• **ASSIGNED TASK**: Nothing before the line containing "Mia has €750.00" belongs in the answer; quote that line and all lines after it through the end of the material, word for word.

────

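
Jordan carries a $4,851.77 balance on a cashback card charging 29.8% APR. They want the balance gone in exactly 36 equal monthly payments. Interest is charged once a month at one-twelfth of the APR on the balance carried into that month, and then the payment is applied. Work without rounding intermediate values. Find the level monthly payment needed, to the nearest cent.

$205.43

Monthly rate r = 29.8%/12 = 2.48333% = 0.0248333.
Level-payment amortization: P = B₀·r / (1 − (1+r)^(−n)) = 4851.77·0.0248333 / (1 − 1.02483^(−36)).
Denominator 1 − (1+r)^(−36) = 0.586492621.
P = 120.486 / 0.586492621 ≈ 205.43.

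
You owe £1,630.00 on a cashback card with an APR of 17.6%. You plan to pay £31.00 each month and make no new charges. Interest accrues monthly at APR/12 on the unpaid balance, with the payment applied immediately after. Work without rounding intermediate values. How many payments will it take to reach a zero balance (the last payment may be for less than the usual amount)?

102 months

Monthly rate r = 17.6%/12 = 1.46667% = 0.0146667.
Recurrence: B ← B·(1+r) − £31.00.
Month 1: interest £23.91; balance after payment £1,622.91.
Month 2: interest £23.80; balance after payment £1,615.71.
Closed form: n = −ln(1 − rB₀/P)/ln(1+r) = −ln(0.22882)/ln(1.01467) ≈ 101.292, so the balance reaches zero during payment 102.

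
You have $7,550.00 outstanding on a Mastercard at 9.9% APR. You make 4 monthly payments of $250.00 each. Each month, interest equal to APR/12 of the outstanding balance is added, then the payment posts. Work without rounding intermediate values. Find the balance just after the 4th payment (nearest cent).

$6,789.81

Monthly rate r = 9.9%/12 = 0.825% = 0.00825.
Each month: B ← B·(1+r) − $250.00.
Month 1: interest $62.29; balance after payment $7,362.29.
Month 2: interest $60.74; balance after payment $7,173.03.
Month 3: interest $59.18; balance after payment $6,982.20.
Month 4: interest $57.60; balance after payment $6,789.81.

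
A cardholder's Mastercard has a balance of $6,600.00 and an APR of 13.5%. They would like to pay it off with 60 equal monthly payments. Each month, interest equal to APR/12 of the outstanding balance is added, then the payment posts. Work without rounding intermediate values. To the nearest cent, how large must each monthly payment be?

Monthly rate r = 13.5%/12 = 1.125% = 0.01125.
Level-payment amortization: P = B₀·r / (1 − (1+r)^(−n)) = 6600.00·0.01125 / (1 − 1.01125^(−60)).
Denominator 1 − (1+r)^(−60) = 0.488921134.
P = 74.25 / 0.488921134 ≈ 151.86.

$151.86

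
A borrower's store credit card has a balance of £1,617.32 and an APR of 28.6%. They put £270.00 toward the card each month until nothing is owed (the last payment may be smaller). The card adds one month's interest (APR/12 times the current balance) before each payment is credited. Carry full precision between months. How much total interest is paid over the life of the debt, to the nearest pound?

Monthly rate r = 28.6%/12 = 2.38333% = 0.0238333.
Payoff takes n = ⌈−ln(1 − rB₀/P)/ln(1+r)⌉ = ⌈6.540⌉ = 7 payments; the last is £146.59.
Total paid = 6·£270.00 + £146.59 = £1,766.59.
Total interest = total paid − principal = £1,766.59 − £1,617.32 = £149.27.

£149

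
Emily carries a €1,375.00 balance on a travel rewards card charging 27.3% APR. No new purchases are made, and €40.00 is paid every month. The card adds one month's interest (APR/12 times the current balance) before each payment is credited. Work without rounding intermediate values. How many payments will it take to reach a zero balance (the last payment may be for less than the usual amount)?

Monthly rate r = 27.3%/12 = 2.275% = 0.02275.
Recurrence: B ← B·(1+r) − €40.00.
Month 1: interest €31.28; balance after payment €1,366.28.
Month 2: interest €31.08; balance after payment €1,357.36.
Closed form: n = −ln(1 − rB₀/P)/ln(1+r) = −ln(0.21797)/ln(1.02275) ≈ 67.722, so the balance reaches zero during payment 68.

68 months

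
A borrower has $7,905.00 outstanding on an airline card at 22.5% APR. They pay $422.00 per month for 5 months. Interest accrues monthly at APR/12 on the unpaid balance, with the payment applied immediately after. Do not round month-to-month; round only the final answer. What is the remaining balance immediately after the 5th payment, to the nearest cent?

$6,483.79

Monthly rate r = 22.5%/12 = 1.875% = 0.01875.
Each month: B ← B·(1+r) − $422.00.
Month 1: interest $148.22; balance after payment $7,631.22.
Month 2: interest $143.09; balance after payment $7,352.30.
Month 3: interest $137.86; balance after payment $7,068.16.
Month 4: interest $132.53; balance after payment $6,778.69.
Month 5: interest $127.10; balance after payment $6,483.79.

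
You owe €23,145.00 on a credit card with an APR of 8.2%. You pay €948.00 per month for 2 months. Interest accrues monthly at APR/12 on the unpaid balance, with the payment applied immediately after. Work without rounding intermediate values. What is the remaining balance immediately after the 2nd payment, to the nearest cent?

€21,559.92

Monthly rate r = 8.2%/12 = 0.683333% = 0.00683333.
Each month: B ← B·(1+r) − €948.00.
Month 1: interest €158.16; balance after payment €22,355.16.
Month 2: interest €152.76; balance after payment €21,559.92.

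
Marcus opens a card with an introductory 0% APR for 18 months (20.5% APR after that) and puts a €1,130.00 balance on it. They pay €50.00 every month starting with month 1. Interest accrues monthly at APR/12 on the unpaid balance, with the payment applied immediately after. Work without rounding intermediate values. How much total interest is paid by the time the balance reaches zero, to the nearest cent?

€11.64

Promo months 1–18 at r₀ = 0%/12 = 0; months 19+ at r₁ = 20.5%/12 = 0.0170833.
After month 18 (no interest yet): B = €1,130.00 − 18·€50.00 = €230.00.
Then at r₁ with €50.00/mo: n₂ = −ln(1 − r₁·B/P)/ln(1+r₁) ≈ 4.83 → 5 more payments.
Total paid = 22·€50.00 + €41.64 = €1,141.64; interest = €1,141.64 − €1,130.00 = €11.64.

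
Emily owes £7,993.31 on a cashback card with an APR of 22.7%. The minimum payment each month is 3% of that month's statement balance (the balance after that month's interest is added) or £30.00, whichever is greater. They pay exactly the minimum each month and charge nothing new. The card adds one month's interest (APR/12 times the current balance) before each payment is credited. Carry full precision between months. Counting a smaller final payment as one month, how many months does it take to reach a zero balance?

231 months

Monthly rate r = 22.7%/12 = 1.89167% = 0.0189167.
While 3% of the post-interest balance exceeds £30.00, each month B ← (B·(1+r))·(1 − 0.03), i.e. B shrinks by the factor (1+r)·0.97 = 0.98835.
This holds for months 1–179. Entering month 180 the balance is £981.04; 3% of the post-interest balance is now below £30.00, so the flat £30.00 minimum applies from here.
From month 180 a fixed £30.00 at rate r clears £981.04 in 52 more payments. Total: 179 + 52 = 231 months.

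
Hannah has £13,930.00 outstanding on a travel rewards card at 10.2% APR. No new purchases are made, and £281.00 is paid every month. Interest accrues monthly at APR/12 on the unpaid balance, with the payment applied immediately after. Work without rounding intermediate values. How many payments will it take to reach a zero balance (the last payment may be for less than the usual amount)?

65 payments

Monthly rate r = 10.2%/12 = 0.85% = 0.0085.
Recurrence: B ← B·(1+r) − £281.00.
Month 1: interest £118.40; balance after payment £13,767.41.
Month 2: interest £117.02; balance after payment £13,603.43.
Closed form: n = −ln(1 − rB₀/P)/ln(1+r) = −ln(0.57863)/ln(1.0085) ≈ 64.637, so the balance reaches zero during payment 65.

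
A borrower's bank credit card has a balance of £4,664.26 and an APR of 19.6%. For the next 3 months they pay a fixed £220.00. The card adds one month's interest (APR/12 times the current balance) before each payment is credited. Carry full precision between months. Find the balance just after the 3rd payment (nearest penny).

Monthly rate r = 19.6%/12 = 1.63333% = 0.0163333.
Each month: B ← B·(1+r) − £220.00.
Month 1: interest £76.18; balance after payment £4,520.44.
Month 2: interest £73.83; balance after payment £4,374.28.
Month 3: interest £71.45; balance after payment £4,225.72.

£4,225.72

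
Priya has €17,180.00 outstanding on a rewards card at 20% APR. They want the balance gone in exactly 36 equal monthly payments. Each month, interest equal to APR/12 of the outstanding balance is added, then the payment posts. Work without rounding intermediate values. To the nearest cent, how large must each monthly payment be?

€638.47

Monthly rate r = 20%/12 = 1.66667% = 0.0166667.
Level-payment amortization: P = B₀·r / (1 − (1+r)^(−n)) = 17180.00·0.0166667 / (1 − 1.01667^(−36)).
Denominator 1 − (1+r)^(−36) = 0.448467698.
P = 286.333 / 0.448467698 ≈ 638.47.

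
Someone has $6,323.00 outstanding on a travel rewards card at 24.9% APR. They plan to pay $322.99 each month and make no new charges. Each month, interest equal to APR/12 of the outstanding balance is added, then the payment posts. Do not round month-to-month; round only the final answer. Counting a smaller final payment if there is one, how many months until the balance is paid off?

Monthly rate r = 24.9%/12 = 2.075% = 0.02075.
Recurrence: B ← B·(1+r) − $322.99.
Month 1: interest $131.20; balance after payment $6,131.21.
Month 2: interest $127.22; balance after payment $5,935.44.
Closed form: n = −ln(1 − rB₀/P)/ln(1+r) = −ln(0.59379)/ln(1.02075) ≈ 25.379, so the balance reaches zero during payment 26.

26 payments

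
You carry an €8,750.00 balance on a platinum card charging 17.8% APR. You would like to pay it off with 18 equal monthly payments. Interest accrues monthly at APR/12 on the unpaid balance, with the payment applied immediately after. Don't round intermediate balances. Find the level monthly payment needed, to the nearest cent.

Monthly rate r = 17.8%/12 = 1.48333% = 0.0148333.
Level-payment amortization: P = B₀·r / (1 − (1+r)^(−n)) = 8750.00·0.0148333 / (1 − 1.01483^(−18)).
Denominator 1 − (1+r)^(−18) = 0.23282406.
P = 129.792 / 0.23282406 ≈ 557.47.

€557.47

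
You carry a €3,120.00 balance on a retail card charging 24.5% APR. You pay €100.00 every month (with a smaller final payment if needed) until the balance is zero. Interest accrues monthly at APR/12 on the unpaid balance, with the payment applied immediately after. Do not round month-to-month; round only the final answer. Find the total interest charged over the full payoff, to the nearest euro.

Monthly rate r = 24.5%/12 = 2.04167% = 0.0204167.
Payoff takes n = ⌈−ln(1 − rB₀/P)/ln(1+r)⌉ = ⌈50.139⌉ = 51 payments; the last is €13.98.
Total paid = 50·€100.00 + €13.98 = €5,013.98.
Total interest = total paid − principal = €5,013.98 − €3,120.00 = €1,893.98.

€1,894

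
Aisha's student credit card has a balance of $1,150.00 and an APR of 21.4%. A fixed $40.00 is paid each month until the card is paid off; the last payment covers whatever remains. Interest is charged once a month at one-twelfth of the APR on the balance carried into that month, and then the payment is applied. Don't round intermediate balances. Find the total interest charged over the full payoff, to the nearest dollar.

Monthly rate r = 21.4%/12 = 1.78333% = 0.0178333.
Payoff takes n = ⌈−ln(1 − rB₀/P)/ln(1+r)⌉ = ⌈40.670⌉ = 41 payments; the last is $26.88.
Total paid = 40·$40.00 + $26.88 = $1,626.88.
Total interest = total paid − principal = $1,626.88 − $1,150.00 = $476.88.

$477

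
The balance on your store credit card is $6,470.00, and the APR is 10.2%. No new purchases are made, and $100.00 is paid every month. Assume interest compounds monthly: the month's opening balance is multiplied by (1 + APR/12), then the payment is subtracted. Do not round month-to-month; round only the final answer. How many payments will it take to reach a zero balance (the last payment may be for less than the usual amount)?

95 months

Monthly rate r = 10.2%/12 = 0.85% = 0.0085.
Recurrence: B ← B·(1+r) − $100.00.
Month 1: interest $54.99; balance after payment $6,424.99.
Month 2: interest $54.61; balance after payment $6,379.61.
Closed form: n = −ln(1 − rB₀/P)/ln(1+r) = −ln(0.45005)/ln(1.0085) ≈ 94.328, so the balance reaches zero during payment 95.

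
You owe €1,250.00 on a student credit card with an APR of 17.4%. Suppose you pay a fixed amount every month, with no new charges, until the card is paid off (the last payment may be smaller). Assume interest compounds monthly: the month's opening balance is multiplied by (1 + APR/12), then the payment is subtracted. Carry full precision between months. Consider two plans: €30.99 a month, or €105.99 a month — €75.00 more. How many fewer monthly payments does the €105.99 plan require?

Monthly rate r = 17.4%/12 = 1.45% = 0.0145.
At €30.99/mo: n = ⌈−ln(1 − rB₀/P)/ln(1+r)⌉ = 62 payments (last €2.18); total interest = total paid − €1,250.00 = €642.57.
At €105.99/mo: 14 payments (last €2.94); total interest €130.81.
Payments saved = 62 − 14 = 48.

48 fewer payments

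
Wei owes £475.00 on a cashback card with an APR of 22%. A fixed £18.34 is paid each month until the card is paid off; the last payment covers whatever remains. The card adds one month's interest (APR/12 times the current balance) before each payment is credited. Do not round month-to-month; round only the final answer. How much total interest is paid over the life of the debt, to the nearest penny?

Monthly rate r = 22%/12 = 1.83333% = 0.0183333.
Payoff takes n = ⌈−ln(1 − rB₀/P)/ln(1+r)⌉ = ⌈35.450⌉ = 36 payments; the last is £8.29.
Total paid = 35·£18.34 + £8.29 = £650.19.
Total interest = total paid − principal = £650.19 − £475.00 = £175.19.

£175.19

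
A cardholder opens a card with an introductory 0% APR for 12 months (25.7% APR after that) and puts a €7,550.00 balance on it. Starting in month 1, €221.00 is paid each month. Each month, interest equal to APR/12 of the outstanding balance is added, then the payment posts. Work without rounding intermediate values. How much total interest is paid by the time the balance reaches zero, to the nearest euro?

€1,816

Promo months 1–12 at r₀ = 0%/12 = 0; months 13+ at r₁ = 25.7%/12 = 0.0214167.
After month 12 (no interest yet): B = €7,550.00 − 12·€221.00 = €4,898.00.
Then at r₁ with €221.00/mo: n₂ = −ln(1 − r₁·B/P)/ln(1+r₁) ≈ 30.38 → 31 more payments.
Total paid = 42·€221.00 + €83.82 = €9,365.82; interest = €9,365.82 − €7,550.00 = €1,815.82.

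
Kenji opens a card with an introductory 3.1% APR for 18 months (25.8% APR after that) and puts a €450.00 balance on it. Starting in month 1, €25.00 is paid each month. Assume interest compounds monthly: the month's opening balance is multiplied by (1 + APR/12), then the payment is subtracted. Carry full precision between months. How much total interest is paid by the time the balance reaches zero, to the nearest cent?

Promo months 1–18 at r₀ = 3.1%/12 = 0.00258333; months 19+ at r₁ = 25.8%/12 = 0.0215.
After month 18: iterate B ← B·(1+r₀) − €25.00 for 18 months → €11.37.
Then at r₁ with €25.00/mo: n₂ = −ln(1 − r₁·B/P)/ln(1+r₁) ≈ 0.46 → 1 more payments.
Total paid = 18·€25.00 + €11.62 = €461.62; interest = €461.62 − €450.00 = €11.62.

€11.62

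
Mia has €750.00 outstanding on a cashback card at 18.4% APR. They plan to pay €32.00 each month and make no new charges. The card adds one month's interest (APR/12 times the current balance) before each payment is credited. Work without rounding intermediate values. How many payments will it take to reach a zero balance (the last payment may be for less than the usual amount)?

30 payments

Monthly rate r = 18.4%/12 = 1.53333% = 0.0153333.
Recurrence: B ← B·(1+r) − €32.00.
Month 1: interest €11.50; balance after payment €729.50.
Month 2: interest €11.19; balance after payment €708.69.
Closed form: n = −ln(1 − rB₀/P)/ln(1+r) = −ln(0.64062)/ln(1.01533) ≈ 29.264, so the balance reaches zero during payment 30.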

────

• **TASK RESPONSE**:
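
Mia has €750.00 outstanding on a cashback card at 18.4% APR. They plan to pay €32.00 each month and make no new charges. The card adds one month's interest (APR/12 times the current balance) before each payment is credited. Work without rounding intermediate values. How many payments will it take to reach a zero balance (the last payment may be for less than the usual amount)?

30 payments

Monthly rate r = 18.4%/12 = 1.53333% = 0.0153333.
Recurrence: B ← B·(1+r) − €32.00.
Month 1: interest €11.50; balance after payment €729.50.
Month 2: interest €11.19; balance after payment €708.69.
Closed form: n = −ln(1 − rB₀/P)/ln(1+r) = −ln(0.64062)/ln(1.01533) ≈ 29.264, so the balance reaches zero during payment 30.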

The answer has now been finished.